START Provided records
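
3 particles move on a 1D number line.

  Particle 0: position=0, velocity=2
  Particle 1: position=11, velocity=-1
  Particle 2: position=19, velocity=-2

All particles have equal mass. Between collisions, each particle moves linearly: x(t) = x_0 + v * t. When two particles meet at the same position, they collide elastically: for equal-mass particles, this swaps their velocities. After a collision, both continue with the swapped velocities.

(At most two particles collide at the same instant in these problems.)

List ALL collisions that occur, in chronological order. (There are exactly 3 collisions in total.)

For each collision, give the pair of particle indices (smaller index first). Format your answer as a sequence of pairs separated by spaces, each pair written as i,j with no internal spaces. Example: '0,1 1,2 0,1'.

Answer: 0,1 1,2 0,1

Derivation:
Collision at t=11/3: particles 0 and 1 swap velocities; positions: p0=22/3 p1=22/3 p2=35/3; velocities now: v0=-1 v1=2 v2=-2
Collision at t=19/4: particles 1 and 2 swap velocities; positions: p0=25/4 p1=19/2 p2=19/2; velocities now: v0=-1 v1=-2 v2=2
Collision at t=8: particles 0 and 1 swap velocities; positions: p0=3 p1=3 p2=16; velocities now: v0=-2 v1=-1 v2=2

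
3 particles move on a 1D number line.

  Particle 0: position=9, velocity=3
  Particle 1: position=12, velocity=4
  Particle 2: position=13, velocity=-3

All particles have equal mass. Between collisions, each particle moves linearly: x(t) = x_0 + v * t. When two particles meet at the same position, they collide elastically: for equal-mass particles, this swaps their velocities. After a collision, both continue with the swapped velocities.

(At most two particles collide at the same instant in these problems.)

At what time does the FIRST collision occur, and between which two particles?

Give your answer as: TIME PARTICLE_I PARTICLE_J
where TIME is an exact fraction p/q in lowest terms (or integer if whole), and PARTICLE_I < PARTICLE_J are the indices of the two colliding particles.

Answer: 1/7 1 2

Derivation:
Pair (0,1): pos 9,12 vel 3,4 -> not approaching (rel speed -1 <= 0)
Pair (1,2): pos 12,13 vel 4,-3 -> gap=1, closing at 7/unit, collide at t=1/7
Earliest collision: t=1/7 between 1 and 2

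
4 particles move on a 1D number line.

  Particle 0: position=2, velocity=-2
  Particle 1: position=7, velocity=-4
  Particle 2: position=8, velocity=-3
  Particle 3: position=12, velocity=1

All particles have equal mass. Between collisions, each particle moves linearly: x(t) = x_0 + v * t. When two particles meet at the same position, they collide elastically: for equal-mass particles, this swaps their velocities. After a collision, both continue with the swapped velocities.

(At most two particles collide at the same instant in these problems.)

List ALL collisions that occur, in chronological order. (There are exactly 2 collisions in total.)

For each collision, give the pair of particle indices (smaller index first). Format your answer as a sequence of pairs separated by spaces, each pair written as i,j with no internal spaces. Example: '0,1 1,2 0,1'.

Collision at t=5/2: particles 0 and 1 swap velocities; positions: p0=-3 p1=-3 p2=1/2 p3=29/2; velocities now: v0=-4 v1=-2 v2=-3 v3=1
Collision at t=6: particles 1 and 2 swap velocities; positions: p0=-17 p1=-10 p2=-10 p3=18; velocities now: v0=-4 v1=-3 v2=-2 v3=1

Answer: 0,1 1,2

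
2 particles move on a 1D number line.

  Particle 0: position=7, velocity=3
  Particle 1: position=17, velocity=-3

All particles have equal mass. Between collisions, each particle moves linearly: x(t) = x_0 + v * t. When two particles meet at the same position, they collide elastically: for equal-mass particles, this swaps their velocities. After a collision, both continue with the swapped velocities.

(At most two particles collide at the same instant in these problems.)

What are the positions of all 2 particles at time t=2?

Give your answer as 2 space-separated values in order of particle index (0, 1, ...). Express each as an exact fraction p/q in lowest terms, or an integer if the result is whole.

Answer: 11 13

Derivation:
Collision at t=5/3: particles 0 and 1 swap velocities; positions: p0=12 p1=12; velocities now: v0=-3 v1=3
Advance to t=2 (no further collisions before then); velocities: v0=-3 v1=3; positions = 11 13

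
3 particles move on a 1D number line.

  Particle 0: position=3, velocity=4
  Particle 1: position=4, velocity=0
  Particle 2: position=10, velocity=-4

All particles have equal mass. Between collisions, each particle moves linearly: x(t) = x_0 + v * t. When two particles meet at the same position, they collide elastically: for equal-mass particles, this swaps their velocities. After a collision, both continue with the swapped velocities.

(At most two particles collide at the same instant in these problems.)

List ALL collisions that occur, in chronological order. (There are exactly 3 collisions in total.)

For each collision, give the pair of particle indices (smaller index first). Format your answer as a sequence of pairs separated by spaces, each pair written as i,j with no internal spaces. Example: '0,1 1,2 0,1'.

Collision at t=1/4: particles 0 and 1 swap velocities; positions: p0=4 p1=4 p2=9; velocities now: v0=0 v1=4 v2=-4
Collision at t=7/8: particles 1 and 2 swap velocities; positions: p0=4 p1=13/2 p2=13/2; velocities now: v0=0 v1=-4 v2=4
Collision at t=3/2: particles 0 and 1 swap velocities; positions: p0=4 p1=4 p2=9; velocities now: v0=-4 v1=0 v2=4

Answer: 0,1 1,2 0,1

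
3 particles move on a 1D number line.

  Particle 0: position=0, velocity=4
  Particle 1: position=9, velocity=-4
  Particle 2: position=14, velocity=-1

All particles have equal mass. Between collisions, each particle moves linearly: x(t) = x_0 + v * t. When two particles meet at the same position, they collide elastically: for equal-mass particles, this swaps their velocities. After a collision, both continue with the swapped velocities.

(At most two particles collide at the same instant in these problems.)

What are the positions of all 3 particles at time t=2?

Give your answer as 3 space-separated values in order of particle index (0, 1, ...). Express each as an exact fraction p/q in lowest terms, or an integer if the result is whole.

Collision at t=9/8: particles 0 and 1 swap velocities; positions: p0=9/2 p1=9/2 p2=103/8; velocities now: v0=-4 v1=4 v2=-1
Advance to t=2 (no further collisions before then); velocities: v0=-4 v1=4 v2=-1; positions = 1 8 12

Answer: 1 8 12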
END Provided records
START Provided records
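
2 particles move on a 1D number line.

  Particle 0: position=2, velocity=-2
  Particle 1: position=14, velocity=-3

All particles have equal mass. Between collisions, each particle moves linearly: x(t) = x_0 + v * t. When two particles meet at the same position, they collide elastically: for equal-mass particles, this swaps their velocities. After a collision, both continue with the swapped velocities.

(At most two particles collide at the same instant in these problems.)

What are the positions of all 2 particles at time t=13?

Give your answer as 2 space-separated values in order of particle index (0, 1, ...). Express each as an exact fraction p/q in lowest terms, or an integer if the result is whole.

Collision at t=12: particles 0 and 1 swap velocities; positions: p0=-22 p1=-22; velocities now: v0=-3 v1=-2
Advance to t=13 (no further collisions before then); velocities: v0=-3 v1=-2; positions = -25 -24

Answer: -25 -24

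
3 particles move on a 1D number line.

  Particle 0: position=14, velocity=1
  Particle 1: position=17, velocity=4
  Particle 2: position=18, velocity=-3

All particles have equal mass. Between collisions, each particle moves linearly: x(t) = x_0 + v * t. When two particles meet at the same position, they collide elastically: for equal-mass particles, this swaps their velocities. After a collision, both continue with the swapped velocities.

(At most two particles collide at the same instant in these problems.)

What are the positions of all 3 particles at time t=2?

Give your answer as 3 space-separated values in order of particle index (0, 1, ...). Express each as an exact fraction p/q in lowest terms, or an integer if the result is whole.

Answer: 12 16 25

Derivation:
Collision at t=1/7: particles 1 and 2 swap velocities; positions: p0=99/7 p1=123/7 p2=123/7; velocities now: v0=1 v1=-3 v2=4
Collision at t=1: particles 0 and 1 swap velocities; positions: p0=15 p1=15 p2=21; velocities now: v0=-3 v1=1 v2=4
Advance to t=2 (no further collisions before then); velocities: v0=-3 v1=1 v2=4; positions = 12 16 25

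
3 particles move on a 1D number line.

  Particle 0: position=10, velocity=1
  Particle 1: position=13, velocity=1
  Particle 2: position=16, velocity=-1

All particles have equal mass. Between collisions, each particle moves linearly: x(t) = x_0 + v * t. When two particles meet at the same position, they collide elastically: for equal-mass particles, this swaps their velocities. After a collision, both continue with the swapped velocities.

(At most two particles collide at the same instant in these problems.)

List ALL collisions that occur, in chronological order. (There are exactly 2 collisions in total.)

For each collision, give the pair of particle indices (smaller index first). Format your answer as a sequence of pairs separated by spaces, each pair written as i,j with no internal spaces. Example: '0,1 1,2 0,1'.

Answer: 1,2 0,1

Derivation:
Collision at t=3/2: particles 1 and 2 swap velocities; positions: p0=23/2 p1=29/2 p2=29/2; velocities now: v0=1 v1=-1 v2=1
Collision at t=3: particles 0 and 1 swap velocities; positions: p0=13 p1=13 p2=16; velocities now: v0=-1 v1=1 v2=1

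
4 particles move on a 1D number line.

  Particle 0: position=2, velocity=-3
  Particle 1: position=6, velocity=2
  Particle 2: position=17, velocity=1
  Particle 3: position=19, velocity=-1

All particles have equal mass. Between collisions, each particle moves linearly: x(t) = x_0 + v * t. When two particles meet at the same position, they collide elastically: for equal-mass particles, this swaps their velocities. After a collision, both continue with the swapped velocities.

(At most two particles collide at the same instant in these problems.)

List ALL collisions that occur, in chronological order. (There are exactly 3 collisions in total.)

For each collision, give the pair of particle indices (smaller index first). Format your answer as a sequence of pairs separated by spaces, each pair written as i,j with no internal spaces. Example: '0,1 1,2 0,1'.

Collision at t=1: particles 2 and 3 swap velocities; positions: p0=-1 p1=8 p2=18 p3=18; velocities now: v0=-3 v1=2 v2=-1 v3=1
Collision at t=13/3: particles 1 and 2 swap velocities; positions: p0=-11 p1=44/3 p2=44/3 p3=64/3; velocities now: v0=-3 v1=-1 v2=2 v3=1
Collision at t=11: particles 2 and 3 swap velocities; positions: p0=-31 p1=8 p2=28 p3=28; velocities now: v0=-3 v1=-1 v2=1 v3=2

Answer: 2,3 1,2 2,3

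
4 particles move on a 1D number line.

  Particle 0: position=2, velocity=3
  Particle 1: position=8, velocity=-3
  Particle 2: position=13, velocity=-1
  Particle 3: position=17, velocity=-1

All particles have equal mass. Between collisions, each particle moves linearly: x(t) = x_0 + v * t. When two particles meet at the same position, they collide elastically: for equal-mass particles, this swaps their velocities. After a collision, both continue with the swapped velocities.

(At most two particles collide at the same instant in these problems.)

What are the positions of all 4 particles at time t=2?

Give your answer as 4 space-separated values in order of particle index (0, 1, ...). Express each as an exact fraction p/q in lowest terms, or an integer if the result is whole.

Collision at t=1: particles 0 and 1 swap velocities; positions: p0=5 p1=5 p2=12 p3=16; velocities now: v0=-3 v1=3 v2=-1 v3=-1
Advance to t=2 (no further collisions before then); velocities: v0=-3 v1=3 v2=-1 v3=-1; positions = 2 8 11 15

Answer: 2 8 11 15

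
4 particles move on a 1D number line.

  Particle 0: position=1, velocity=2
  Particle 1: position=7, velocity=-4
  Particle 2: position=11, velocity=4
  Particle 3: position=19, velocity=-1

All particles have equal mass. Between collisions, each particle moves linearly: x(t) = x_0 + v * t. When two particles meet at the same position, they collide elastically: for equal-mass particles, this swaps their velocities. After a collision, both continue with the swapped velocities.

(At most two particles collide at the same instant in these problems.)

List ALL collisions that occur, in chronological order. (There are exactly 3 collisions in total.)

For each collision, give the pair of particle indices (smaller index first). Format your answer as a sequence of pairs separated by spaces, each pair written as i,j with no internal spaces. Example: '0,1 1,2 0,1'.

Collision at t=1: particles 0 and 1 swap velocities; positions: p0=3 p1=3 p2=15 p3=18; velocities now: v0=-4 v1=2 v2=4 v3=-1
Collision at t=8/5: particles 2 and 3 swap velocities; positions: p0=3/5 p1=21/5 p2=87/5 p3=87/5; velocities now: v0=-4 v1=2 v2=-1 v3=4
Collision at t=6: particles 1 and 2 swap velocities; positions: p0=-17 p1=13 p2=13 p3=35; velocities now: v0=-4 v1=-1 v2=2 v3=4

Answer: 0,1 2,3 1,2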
END Provided records
» **Task objective**:
Starting at the line that has "Particle 1: position=17, velocity=-3" and ending at the line that has "Particle 2: position=10, velocity=-4", please write out the lines above exactly, leaving out all others.

» **Reply to the task**:
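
  Particle 1: position=17, velocity=-3

All particles have equal mass. Between collisions, each particle moves linearly: x(t) = x_0 + v * t. When two particles meet at the same position, they collide elastically: for equal-mass particles, this swaps their velocities. After a collision, both continue with the swapped velocities.

(At most two particles collide at the same instant in these problems.)

What are the positions of all 2 particles at time t=2?

Give your answer as 2 space-separated values in order of particle index (0, 1, ...). Express each as an exact fraction p/q in lowest terms, or an integer if the result is whole.

Answer: 11 13

Derivation:
Collision at t=5/3: particles 0 and 1 swap velocities; positions: p0=12 p1=12; velocities now: v0=-3 v1=3
Advance to t=2 (no further collisions before then); velocities: v0=-3 v1=3; positions = 11 13

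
3 particles move on a 1D number line.

  Particle 0: position=3, velocity=4
  Particle 1: position=4, velocity=0
  Particle 2: position=10, velocity=-4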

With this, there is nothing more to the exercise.